_EXERCISE INPUTS_

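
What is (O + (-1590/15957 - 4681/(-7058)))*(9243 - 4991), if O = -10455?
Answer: -834402372806786/18770751 ≈ -4.4452e+7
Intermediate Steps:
(O + (-1590/15957 - 4681/(-7058)))*(9243 - 4991) = (-10455 + (-1590/15957 - 4681/(-7058)))*(9243 - 4991) = (-10455 + (-1590*1/15957 - 4681*(-1/7058)))*4252 = (-10455 + (-530/5319 + 4681/7058))*4252 = (-10455 + 21157499/37541502)*4252 = -392475245911/37541502*4252 = -834402372806786/18770751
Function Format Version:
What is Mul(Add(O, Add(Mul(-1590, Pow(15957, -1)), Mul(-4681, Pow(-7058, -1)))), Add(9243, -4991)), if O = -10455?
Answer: Rational(-834402372806786, 18770751) ≈ -4.4452e+7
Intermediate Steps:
Mul(Add(O, Add(Mul(-1590, Pow(15957, -1)), Mul(-4681, Pow(-7058, -1)))), Add(9243, -4991)) = Mul(Add(-10455, Add(Mul(-1590, Pow(15957, -1)), Mul(-4681, Pow(-7058, -1)))), Add(9243, -4991)) = Mul(Add(-10455, Add(Mul(-1590, Rational(1, 15957)), Mul(-4681, Rational(-1, 7058)))), 4252) = Mul(Add(-10455, Add(Rational(-530, 5319), Rational(4681, 7058))), 4252) = Mul(Add(-10455, Rational(21157499, 37541502)), 4252) = Mul(Rational(-392475245911, 37541502), 4252) = Rational(-834402372806786, 18770751)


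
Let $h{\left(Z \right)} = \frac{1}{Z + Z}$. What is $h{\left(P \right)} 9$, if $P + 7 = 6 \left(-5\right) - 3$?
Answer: $- \frac{9}{80} \approx -0.1125$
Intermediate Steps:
$P = -40$ ($P = -7 + \left(6 \left(-5\right) - 3\right) = -7 - 33 = -40$)
$h{\left(Z \right)} = \frac{1}{2 Z}$
$h{\left(P \right)} 9 = \frac{1}{2 \left(-40\right)} 9 = \frac{1}{2} \left(- \frac{1}{40}\right) 9 = \left(- \frac{1}{80}\right) 9 = - \frac{9}{80}$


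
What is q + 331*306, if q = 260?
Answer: 101546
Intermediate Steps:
q + 331*306 = 260 + 331*306 = 260 + 101286 = 101546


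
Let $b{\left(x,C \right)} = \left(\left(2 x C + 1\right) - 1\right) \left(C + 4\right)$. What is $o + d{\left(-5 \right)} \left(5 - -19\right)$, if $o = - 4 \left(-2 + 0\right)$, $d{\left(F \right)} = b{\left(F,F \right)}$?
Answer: $-1192$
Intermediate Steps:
$b{\left(x,C \right)} = 2 C x \left(4 + C\right)$ ($b{\left(x,C \right)} = \left(\left(2 C x + 1\right) - 1\right) \left(4 + C\right) = \left(\left(1 + 2 C x\right) - 1\right) \left(4 + C\right) = 2 C x \left(4 + C\right)$)
$d{\left(F \right)} = 2 F^{2} \left(4 + F\right)$ ($d{\left(F \right)} = 2 F F \left(4 + F\right) = 2 F^{2} \left(4 + F\right)$)
$o = 8$ ($o = \left(-4\right) \left(-2\right) = 8$)
$o + d{\left(-5 \right)} \left(5 - -19\right) = 8 + 2 \left(-5\right)^{2} \left(4 - 5\right) \left(5 - -19\right) = 8 + 2 \cdot 25 \left(-1\right) \left(5 + 19\right) = 8 - 1200 = -1192$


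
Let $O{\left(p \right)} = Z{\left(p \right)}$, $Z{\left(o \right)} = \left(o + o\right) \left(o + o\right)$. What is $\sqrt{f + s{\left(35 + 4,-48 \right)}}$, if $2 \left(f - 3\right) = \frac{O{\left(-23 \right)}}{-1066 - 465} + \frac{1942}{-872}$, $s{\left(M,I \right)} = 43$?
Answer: $\frac{\sqrt{19692487974610}}{667516} \approx 6.648$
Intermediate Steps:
$Z{\left(o \right)} = 4 o^{2}$ ($Z{\left(o \right)} = 2 o 2 o = 4 o^{2}$)
$O{\left(p \right)} = 4 p^{2}$
$f = \frac{1595919}{1335032}$ ($f = 3 + \frac{\frac{4 \left(-23\right)^{2}}{-1066 - 465} + \frac{1942}{-872}}{2} = 3 + \frac{\frac{4 \cdot 529}{-1531} + 1942 \left(- \frac{1}{872}\right)}{2} = 3 + \frac{2116 \left(- \frac{1}{1531}\right) - \frac{971}{436}}{2} = 3 + \frac{- \frac{2116}{1531} - \frac{971}{436}}{2} = 3 + \frac{1}{2} \left(- \frac{2409177}{667516}\right) = 3 - \frac{2409177}{1335032} = \frac{1595919}{1335032} \approx 1.1954$)
$\sqrt{f + s{\left(35 + 4,-48 \right)}} = \sqrt{\frac{1595919}{1335032} + 43} = \sqrt{\frac{59002295}{1335032}} = \frac{\sqrt{19692487974610}}{667516}$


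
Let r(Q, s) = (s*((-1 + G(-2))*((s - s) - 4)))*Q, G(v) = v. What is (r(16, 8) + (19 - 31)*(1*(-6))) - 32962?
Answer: -31354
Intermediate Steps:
r(Q, s) = 12*Q*s (r(Q, s) = (s*((-1 - 2)*((s - s) - 4)))*Q = (s*(-3*(0 - 4)))*Q = (s*(-3*(-4)))*Q = (s*12)*Q = (12*s)*Q = 12*Q*s)
(r(16, 8) + (19 - 31)*(1*(-6))) - 32962 = (12*16*8 + (19 - 31)*(1*(-6))) - 32962 = (1536 - 12*(-6)) - 32962 = (1536 + 72) - 32962 = 1608 - 32962 = -31354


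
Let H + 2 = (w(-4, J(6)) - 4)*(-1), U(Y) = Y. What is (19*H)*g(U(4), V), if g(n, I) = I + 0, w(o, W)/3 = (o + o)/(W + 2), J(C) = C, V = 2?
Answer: 190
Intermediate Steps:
w(o, W) = 6*o/(2 + W) (w(o, W) = 3*((o + o)/(W + 2)) = 3*((2*o)/(2 + W)) = 3*(2*o/(2 + W)) = 6*o/(2 + W))
g(n, I) = I
H = 5 (H = -2 + (6*(-4)/(2 + 6) - 4)*(-1) = -2 + (6*(-4)/8 - 4)*(-1) = -2 + (6*(-4)*(1/8) - 4)*(-1) = -2 + (-3 - 4)*(-1) = -2 - 7*(-1) = -2 + 7 = 5)
(19*H)*g(U(4), V) = (19*5)*2 = 95*2 = 190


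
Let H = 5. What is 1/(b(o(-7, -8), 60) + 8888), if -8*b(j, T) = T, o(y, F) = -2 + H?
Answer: 2/17761 ≈ 0.00011261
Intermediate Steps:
o(y, F) = 3 (o(y, F) = -2 + 5 = 3)
b(j, T) = -T/8
1/(b(o(-7, -8), 60) + 8888) = 1/(-1/8*60 + 8888) = 1/(-15/2 + 8888) = 1/(17761/2) = 2/17761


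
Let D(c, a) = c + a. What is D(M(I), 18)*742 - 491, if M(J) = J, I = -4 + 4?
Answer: 12865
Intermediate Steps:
I = 0
D(c, a) = a + c
D(M(I), 18)*742 - 491 = (18 + 0)*742 - 491 = 18*742 - 491 = 13356 - 491 = 12865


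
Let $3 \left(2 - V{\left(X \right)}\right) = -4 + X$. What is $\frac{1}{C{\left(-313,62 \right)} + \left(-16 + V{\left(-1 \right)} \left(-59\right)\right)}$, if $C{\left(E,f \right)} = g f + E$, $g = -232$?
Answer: $- \frac{3}{44788} \approx -6.6982 \cdot 10^{-5}$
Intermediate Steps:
$C{\left(E,f \right)} = E - 232 f$ ($C{\left(E,f \right)} = - 232 f + E = E - 232 f$)
$V{\left(X \right)} = \frac{10}{3} - \frac{X}{3}$ ($V{\left(X \right)} = 2 - \frac{-4 + X}{3} = 2 - \left(- \frac{4}{3} + \frac{X}{3}\right) = \frac{10}{3} - \frac{X}{3}$)
$\frac{1}{C{\left(-313,62 \right)} + \left(-16 + V{\left(-1 \right)} \left(-59\right)\right)} = \frac{1}{\left(-313 - 14384\right) + \left(-16 + \left(\frac{10}{3} - - \frac{1}{3}\right) \left(-59\right)\right)} = \frac{1}{\left(-313 - 14384\right) + \left(-16 + \left(\frac{10}{3} + \frac{1}{3}\right) \left(-59\right)\right)} = \frac{1}{-14697 + \left(-16 + \frac{11}{3} \left(-59\right)\right)} = \frac{1}{-14697 - \frac{697}{3}} = \frac{1}{- \frac{44788}{3}} = - \frac{3}{44788}$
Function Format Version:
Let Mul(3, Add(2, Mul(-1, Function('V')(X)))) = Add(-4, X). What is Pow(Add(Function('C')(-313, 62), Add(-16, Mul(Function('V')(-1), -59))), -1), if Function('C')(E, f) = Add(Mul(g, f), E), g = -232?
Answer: Rational(-3, 44788) ≈ -6.6982e-5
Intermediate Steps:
Function('C')(E, f) = Add(E, Mul(-232, f)) (Function('C')(E, f) = Add(Mul(-232, f), E) = Add(E, Mul(-232, f)))
Function('V')(X) = Add(Rational(10, 3), Mul(Rational(-1, 3), X)) (Function('V')(X) = Add(2, Mul(Rational(-1, 3), Add(-4, X))) = Add(2, Add(Rational(4, 3), Mul(Rational(-1, 3), X))) = Add(Rational(10, 3), Mul(Rational(-1, 3), X)))
Pow(Add(Function('C')(-313, 62), Add(-16, Mul(Function('V')(-1), -59))), -1) = Pow(Add(Add(-313, Mul(-232, 62)), Add(-16, Mul(Add(Rational(10, 3), Mul(Rational(-1, 3), -1)), -59))), -1) = Pow(Add(Add(-313, -14384), Add(-16, Mul(Add(Rational(10, 3), Rational(1, 3)), -59))), -1) = Pow(Add(-14697, Add(-16, Mul(Rational(11, 3), -59))), -1) = Pow(Add(-14697, Add(-16, Rational(-649, 3))), -1) = Pow(Add(-14697, Rational(-697, 3)), -1) = Pow(Rational(-44788, 3), -1) = Rational(-3, 44788)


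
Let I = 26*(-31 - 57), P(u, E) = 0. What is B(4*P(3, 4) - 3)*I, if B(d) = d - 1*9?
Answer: 27456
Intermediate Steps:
B(d) = -9 + d (B(d) = d - 9 = -9 + d)
I = -2288 (I = 26*(-88) = -2288)
B(4*P(3, 4) - 3)*I = (-9 + (4*0 - 3))*(-2288) = (-9 + (0 - 3))*(-2288) = (-9 - 3)*(-2288) = -12*(-2288) = 27456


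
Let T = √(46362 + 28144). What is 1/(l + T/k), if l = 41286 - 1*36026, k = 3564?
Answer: 33406512480/175718255607547 - 1782*√74506/175718255607547 ≈ 0.00019011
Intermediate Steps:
T = √74506 ≈ 272.96
l = 5260 (l = 41286 - 36026 = 5260)
1/(l + T/k) = 1/(5260 + √74506/3564)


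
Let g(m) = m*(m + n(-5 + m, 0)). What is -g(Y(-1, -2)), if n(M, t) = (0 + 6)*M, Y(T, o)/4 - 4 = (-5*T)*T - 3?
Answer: -2272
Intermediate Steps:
Y(T, o) = 4 - 20*T**2 (Y(T, o) = 16 + 4*((-5*T)*T - 3) = 16 + 4*(-5*T**2 - 3) = 16 + 4*(-3 - 5*T**2) = 16 + (-12 - 20*T**2) = 4 - 20*T**2)
n(M, t) = 6*M
g(m) = m*(-30 + 7*m) (g(m) = m*(m + 6*(-5 + m)) = m*(m + (-30 + 6*m)) = m*(-30 + 7*m))
-g(Y(-1, -2)) = -(4 - 20*(-1)**2)*(-30 + 7*(4 - 20*(-1)**2)) = -(4 - 20*1)*(-30 + 7*(4 - 20*1)) = -(4 - 20)*(-30 + 7*(4 - 20)) = -(-16)*(-30 + 7*(-16)) = -(-16)*(-30 - 112) = -(-16)*(-142) = -1*2272 = -2272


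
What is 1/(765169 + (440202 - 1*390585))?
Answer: 1/814786 ≈ 1.2273e-6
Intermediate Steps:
1/(765169 + (440202 - 1*390585)) = 1/(765169 + (440202 - 390585)) = 1/(765169 + 49617) = 1/814786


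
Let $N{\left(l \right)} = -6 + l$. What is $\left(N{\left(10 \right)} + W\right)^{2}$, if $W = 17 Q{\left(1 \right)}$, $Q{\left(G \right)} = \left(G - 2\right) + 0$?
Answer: $169$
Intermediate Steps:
$Q{\left(G \right)} = -2 + G$ ($Q{\left(G \right)} = \left(-2 + G\right) + 0 = -2 + G$)
$W = -17$ ($W = 17 \left(-2 + 1\right) = 17 \left(-1\right) = -17$)
$\left(N{\left(10 \right)} + W\right)^{2} = \left(\left(-6 + 10\right) - 17\right)^{2} = \left(4 - 17\right)^{2} = \left(-13\right)^{2} = 169$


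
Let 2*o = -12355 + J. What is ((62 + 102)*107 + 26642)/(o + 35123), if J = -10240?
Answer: 88380/47651 ≈ 1.8547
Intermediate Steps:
o = -22595/2 (o = (-12355 - 10240)/2 = (½)*(-22595) = -22595/2 ≈ -11298.)
((62 + 102)*107 + 26642)/(o + 35123) = ((62 + 102)*107 + 26642)/(-22595/2 + 35123) = (164*107 + 26642)/(47651/2) = (17548 + 26642)*(2/47651) = 44190*(2/47651) = 88380/47651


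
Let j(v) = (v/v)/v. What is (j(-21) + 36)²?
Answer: 570025/441 ≈ 1292.6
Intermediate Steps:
j(v) = 1/v
(j(-21) + 36)² = (1/(-21) + 36)² = (-1/21 + 36)² = (755/21)² = 570025/441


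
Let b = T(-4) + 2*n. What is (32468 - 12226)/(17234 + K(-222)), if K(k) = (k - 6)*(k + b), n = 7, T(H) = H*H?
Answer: 10121/30505 ≈ 0.33178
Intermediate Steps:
T(H) = H²
b = 30 (b = (-4)² + 2*7 = 16 + 14 = 30)
K(k) = (-6 + k)*(30 + k) (K(k) = (k - 6)*(k + 30) = (-6 + k)*(30 + k))
(32468 - 12226)/(17234 + K(-222)) = (32468 - 12226)/(17234 + (-180 + (-222)² + 24*(-222))) = 20242/(17234 + (-180 + 49284 - 5328)) = 20242/(17234 + 43776) = 20242/61010 = 20242*(1/61010) = 10121/30505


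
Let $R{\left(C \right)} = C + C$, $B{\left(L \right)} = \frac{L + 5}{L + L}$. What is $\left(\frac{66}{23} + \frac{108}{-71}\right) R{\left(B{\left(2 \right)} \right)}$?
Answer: $\frac{7707}{1633} \approx 4.7195$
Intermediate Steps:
$B{\left(L \right)} = \frac{5 + L}{2 L}$
$R{\left(C \right)} = 2 C$
$\left(\frac{66}{23} + \frac{108}{-71}\right) R{\left(B{\left(2 \right)} \right)} = \left(\frac{66}{23} + \frac{108}{-71}\right) 2 \frac{5 + 2}{2 \cdot 2} = \left(66 \cdot \frac{1}{23} + 108 \left(- \frac{1}{71}\right)\right) 2 \cdot \frac{1}{2} \cdot \frac{1}{2} \cdot 7 = \left(\frac{66}{23} - \frac{108}{71}\right) 2 \cdot \frac{7}{4} = \frac{2202}{1633} \cdot \frac{7}{2} = \frac{7707}{1633}$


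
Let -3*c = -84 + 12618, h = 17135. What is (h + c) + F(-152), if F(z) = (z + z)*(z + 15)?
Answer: 54605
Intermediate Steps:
F(z) = 2*z*(15 + z) (F(z) = (2*z)*(15 + z) = 2*z*(15 + z))
c = -4178 (c = -(-84 + 12618)/3 = -1/3*12534 = -4178)
(h + c) + F(-152) = (17135 - 4178) + 2*(-152)*(15 - 152) = 12957 + 2*(-152)*(-137) = 12957 + 41648 = 54605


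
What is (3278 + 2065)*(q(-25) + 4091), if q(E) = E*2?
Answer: 21591063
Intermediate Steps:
q(E) = 2*E
(3278 + 2065)*(q(-25) + 4091) = (3278 + 2065)*(2*(-25) + 4091) = 5343*(-50 + 4091) = 5343*4041 = 21591063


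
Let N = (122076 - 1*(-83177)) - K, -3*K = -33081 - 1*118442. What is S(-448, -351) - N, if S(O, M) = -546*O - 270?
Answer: 268778/3 ≈ 89593.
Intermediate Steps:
K = 151523/3 (K = -(-33081 - 1*118442)/3 = -(-33081 - 118442)/3 = -⅓*(-151523) = 151523/3 ≈ 50508.)
S(O, M) = -270 - 546*O
N = 464236/3 (N = (122076 - 1*(-83177)) - 1*151523/3 = (122076 + 83177) - 151523/3 = 205253 - 151523/3 = 464236/3 ≈ 1.5475e+5)
S(-448, -351) - N = (-270 - 546*(-448)) - 1*464236/3 = (-270 + 244608) - 464236/3 = 244338 - 464236/3 = 268778/3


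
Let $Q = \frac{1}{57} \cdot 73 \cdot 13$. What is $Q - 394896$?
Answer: $- \frac{22508123}{57} \approx -3.9488 \cdot 10^{5}$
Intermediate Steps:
$Q = \frac{949}{57}$ ($Q = \frac{1}{57} \cdot 73 \cdot 13 = \frac{73}{57} \cdot 13 = \frac{949}{57} \approx 16.649$)
$Q - 394896 = \frac{949}{57} - 394896 = - \frac{22508123}{57}$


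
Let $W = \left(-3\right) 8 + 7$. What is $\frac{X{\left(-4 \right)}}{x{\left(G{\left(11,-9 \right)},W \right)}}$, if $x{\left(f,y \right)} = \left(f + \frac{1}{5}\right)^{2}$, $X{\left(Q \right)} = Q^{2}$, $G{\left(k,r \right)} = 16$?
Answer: $\frac{400}{6561} \approx 0.060966$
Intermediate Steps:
$W = -17$ ($W = -24 + 7 = -17$)
$x{\left(f,y \right)} = \left(\frac{1}{5} + f\right)^{2}$ ($x{\left(f,y \right)} = \left(f + \frac{1}{5}\right)^{2} = \left(\frac{1}{5} + f\right)^{2}$)
$\frac{X{\left(-4 \right)}}{x{\left(G{\left(11,-9 \right)},W \right)}} = \frac{\left(-4\right)^{2}}{\frac{1}{25} \left(1 + 5 \cdot 16\right)^{2}} = \frac{16}{\frac{1}{25} \left(1 + 80\right)^{2}} = \frac{16}{\frac{1}{25} \cdot 81^{2}} = \frac{16}{\frac{1}{25} \cdot 6561} = \frac{16}{\frac{6561}{25}} = 16 \cdot \frac{25}{6561} = \frac{400}{6561}$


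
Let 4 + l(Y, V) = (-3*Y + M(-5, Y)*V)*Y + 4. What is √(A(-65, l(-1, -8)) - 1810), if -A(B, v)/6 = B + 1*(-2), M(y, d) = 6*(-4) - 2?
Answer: 8*I*√22 ≈ 37.523*I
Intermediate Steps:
M(y, d) = -26 (M(y, d) = -24 - 2 = -26)
l(Y, V) = Y*(-26*V - 3*Y) (l(Y, V) = -4 + ((-3*Y - 26*V)*Y + 4) = -4 + ((-26*V - 3*Y)*Y + 4) = -4 + (Y*(-26*V - 3*Y) + 4) = -4 + (4 + Y*(-26*V - 3*Y)) = Y*(-26*V - 3*Y))
A(B, v) = 12 - 6*B (A(B, v) = -6*(B + 1*(-2)) = -6*(B - 2) = -6*(-2 + B) = 12 - 6*B)
√(A(-65, l(-1, -8)) - 1810) = √((12 - 6*(-65)) - 1810) = √((12 + 390) - 1810) = √(402 - 1810) = √(-1408) = 8*I*√22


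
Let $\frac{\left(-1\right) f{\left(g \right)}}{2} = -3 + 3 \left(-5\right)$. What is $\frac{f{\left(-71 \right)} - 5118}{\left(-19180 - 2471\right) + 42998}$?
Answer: $- \frac{5082}{21347} \approx -0.23807$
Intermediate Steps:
$f{\left(g \right)} = 36$ ($f{\left(g \right)} = - 2 \left(-3 + 3 \left(-5\right)\right) = - 2 \left(-3 - 15\right) = \left(-2\right) \left(-18\right) = 36$)
$\frac{f{\left(-71 \right)} - 5118}{\left(-19180 - 2471\right) + 42998} = \frac{36 - 5118}{\left(-19180 - 2471\right) + 42998} = - \frac{5082}{-21651 + 42998} = - \frac{5082}{21347}$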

_INSTRUCTIONS TO FOLLOW_
Reproduce exactly the lines above from the line with "Let Mul(3, Add(2, Mul(-1, Function('V')(X))))" to the line with "Answer: Rational(-3, 44788) ≈ -6.6982e-5", including both, and add nothing.

_COMPLETED TASK_
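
Let Mul(3, Add(2, Mul(-1, Function('V')(X)))) = Add(-4, X). What is Pow(Add(Function('C')(-313, 62), Add(-16, Mul(Function('V')(-1), -59))), -1), if Function('C')(E, f) = Add(Mul(g, f), E), g = -232?
Answer: Rational(-3, 44788) ≈ -6.6982e-5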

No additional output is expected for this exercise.